§ **What the exercise asks**: Please reproduce the entries below exactly, starting at the first line and ending with the line that holds "E. /y|.|y+|[xy]|z/".

Saved data entries:
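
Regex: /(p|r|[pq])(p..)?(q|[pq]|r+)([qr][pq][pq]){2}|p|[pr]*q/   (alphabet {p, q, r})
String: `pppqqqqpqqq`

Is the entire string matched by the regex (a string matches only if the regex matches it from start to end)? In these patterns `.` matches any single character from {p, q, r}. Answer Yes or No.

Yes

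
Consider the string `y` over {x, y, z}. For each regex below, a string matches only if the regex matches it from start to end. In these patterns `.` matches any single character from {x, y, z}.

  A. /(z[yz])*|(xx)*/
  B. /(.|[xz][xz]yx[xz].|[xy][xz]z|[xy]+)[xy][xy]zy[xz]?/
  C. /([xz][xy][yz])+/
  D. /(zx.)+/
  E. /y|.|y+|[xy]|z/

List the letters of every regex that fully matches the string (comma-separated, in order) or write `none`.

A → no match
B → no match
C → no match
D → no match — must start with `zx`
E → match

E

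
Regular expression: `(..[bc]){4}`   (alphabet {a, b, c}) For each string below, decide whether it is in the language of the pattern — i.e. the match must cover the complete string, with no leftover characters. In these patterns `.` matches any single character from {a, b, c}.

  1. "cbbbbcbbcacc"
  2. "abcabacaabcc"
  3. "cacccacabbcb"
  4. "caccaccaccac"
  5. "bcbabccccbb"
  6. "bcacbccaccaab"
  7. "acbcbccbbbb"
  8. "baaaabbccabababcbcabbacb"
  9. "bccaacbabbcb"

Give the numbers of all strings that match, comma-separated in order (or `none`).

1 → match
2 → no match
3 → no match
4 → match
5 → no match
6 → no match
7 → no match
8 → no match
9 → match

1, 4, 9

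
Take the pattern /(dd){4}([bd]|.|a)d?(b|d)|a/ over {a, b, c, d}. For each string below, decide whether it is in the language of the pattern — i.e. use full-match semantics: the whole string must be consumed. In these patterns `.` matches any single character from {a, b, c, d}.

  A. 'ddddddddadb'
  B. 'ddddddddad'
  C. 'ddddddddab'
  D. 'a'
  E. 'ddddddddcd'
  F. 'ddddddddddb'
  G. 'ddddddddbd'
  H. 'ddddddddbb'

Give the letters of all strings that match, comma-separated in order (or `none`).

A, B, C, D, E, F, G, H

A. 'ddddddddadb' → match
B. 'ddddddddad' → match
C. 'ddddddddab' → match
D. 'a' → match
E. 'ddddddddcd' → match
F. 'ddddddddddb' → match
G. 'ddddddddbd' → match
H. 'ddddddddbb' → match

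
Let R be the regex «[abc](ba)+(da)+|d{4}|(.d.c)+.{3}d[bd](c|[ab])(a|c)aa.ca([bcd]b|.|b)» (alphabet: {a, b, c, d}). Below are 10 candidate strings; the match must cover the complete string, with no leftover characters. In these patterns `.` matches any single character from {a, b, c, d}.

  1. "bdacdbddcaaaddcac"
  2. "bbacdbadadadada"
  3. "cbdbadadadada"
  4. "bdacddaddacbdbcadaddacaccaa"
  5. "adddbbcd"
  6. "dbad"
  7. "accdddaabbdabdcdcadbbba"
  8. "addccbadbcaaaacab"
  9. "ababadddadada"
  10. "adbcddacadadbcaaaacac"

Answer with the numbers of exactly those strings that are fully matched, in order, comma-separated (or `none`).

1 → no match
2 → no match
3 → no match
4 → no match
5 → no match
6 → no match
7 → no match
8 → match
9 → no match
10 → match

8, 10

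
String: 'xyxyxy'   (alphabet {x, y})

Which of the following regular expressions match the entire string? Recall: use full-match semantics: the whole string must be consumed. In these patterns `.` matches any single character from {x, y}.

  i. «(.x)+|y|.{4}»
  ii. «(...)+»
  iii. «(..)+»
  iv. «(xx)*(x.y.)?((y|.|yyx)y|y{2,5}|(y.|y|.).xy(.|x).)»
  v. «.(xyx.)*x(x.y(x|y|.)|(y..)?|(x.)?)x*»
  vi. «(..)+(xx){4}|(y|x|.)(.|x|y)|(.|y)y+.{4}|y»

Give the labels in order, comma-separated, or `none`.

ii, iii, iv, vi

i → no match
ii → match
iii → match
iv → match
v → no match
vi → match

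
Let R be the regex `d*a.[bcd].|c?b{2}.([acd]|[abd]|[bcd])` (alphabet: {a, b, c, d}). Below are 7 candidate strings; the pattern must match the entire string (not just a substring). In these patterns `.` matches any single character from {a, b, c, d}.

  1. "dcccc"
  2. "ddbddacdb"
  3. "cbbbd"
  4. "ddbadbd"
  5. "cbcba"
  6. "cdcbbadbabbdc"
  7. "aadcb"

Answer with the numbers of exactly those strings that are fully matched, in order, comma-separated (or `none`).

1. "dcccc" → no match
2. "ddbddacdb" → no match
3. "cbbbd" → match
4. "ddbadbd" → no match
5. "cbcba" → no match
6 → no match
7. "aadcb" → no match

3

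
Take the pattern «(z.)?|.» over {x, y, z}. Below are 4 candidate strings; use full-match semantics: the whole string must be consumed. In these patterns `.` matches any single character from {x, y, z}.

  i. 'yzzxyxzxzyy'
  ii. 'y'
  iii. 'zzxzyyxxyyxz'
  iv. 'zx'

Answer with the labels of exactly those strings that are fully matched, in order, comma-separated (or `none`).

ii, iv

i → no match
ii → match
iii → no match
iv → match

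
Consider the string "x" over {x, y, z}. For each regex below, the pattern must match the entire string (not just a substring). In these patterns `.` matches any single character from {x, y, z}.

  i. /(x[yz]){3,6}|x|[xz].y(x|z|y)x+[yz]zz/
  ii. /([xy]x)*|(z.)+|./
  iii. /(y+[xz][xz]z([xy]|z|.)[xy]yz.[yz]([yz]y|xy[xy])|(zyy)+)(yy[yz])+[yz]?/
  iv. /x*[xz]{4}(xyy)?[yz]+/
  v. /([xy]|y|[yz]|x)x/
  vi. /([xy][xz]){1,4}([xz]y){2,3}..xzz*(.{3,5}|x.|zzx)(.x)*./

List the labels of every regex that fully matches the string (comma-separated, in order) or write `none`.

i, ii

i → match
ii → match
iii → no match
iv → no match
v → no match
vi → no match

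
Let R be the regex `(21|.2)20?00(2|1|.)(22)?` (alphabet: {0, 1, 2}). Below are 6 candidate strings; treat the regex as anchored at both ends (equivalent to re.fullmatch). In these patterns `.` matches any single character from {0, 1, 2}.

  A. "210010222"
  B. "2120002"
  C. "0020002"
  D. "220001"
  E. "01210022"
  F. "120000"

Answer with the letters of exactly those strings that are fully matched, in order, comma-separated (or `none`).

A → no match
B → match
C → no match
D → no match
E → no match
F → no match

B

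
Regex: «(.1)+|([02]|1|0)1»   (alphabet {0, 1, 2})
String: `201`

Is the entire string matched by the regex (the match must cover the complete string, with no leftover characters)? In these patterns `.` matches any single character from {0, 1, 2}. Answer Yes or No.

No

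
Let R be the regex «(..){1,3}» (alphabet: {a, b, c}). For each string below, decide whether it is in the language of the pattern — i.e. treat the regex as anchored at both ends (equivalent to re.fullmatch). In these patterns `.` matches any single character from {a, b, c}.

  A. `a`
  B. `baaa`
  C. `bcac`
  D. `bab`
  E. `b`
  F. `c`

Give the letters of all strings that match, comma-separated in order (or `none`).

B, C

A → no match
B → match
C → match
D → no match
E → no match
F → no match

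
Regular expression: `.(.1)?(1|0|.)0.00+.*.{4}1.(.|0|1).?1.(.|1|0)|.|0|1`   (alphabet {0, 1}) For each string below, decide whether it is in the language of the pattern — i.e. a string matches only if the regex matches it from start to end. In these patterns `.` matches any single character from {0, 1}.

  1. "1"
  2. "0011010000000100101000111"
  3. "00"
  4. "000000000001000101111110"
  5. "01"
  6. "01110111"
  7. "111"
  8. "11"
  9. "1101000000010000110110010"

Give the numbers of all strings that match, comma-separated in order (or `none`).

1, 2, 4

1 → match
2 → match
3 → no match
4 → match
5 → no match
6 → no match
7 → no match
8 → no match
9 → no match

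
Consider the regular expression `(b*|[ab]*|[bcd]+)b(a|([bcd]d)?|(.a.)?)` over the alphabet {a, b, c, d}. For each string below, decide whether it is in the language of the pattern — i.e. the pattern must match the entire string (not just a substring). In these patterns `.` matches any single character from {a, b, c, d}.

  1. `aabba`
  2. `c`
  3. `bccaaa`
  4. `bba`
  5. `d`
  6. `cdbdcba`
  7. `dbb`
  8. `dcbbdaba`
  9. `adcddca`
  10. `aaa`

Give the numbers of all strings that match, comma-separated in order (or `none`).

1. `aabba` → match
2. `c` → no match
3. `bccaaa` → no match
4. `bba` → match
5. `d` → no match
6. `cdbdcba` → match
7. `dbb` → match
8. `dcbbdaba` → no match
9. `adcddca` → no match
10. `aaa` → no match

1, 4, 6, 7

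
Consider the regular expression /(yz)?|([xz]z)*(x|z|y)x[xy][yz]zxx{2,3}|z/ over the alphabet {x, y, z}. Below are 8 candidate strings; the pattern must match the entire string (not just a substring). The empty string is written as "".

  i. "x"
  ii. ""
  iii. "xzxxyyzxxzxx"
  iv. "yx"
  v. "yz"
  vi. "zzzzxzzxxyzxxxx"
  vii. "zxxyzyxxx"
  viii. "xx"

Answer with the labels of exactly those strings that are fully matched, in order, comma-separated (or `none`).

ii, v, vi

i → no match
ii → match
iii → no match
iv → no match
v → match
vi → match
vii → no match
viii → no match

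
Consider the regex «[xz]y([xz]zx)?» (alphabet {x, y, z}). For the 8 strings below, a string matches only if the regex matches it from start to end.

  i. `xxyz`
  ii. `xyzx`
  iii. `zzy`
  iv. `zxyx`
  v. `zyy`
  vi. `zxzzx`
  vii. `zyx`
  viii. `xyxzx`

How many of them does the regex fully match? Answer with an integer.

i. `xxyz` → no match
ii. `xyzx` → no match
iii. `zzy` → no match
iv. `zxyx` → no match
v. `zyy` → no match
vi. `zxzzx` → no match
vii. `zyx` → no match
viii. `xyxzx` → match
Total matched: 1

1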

§ **Response**:
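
Regex: /(p|r|[pq])(p..)?(q|[pq]|r+)([qr][pq][pq]){2}|p|[pr]*q/   (alphabet {p, q, r})
String: `pppqqqqpqqq`

Is the entire string matched by the regex (a string matches only if the regex matches it from start to end)? In these patterns `.` matches any single character from {p, q, r}. Answer Yes or No.

Yes

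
Consider the string `y` over {x, y, z}. For each regex below, a string matches only if the regex matches it from start to end. In these patterns `.` matches any single character from {x, y, z}.

  A. /(z[yz])*|(xx)*/
  B. /(.|[xz][xz]yx[xz].|[xy][xz]z|[xy]+)[xy][xy]zy[xz]?/
  C. /([xz][xy][yz])+/
  D. /(zx.)+/
  E. /y|.|y+|[xy]|z/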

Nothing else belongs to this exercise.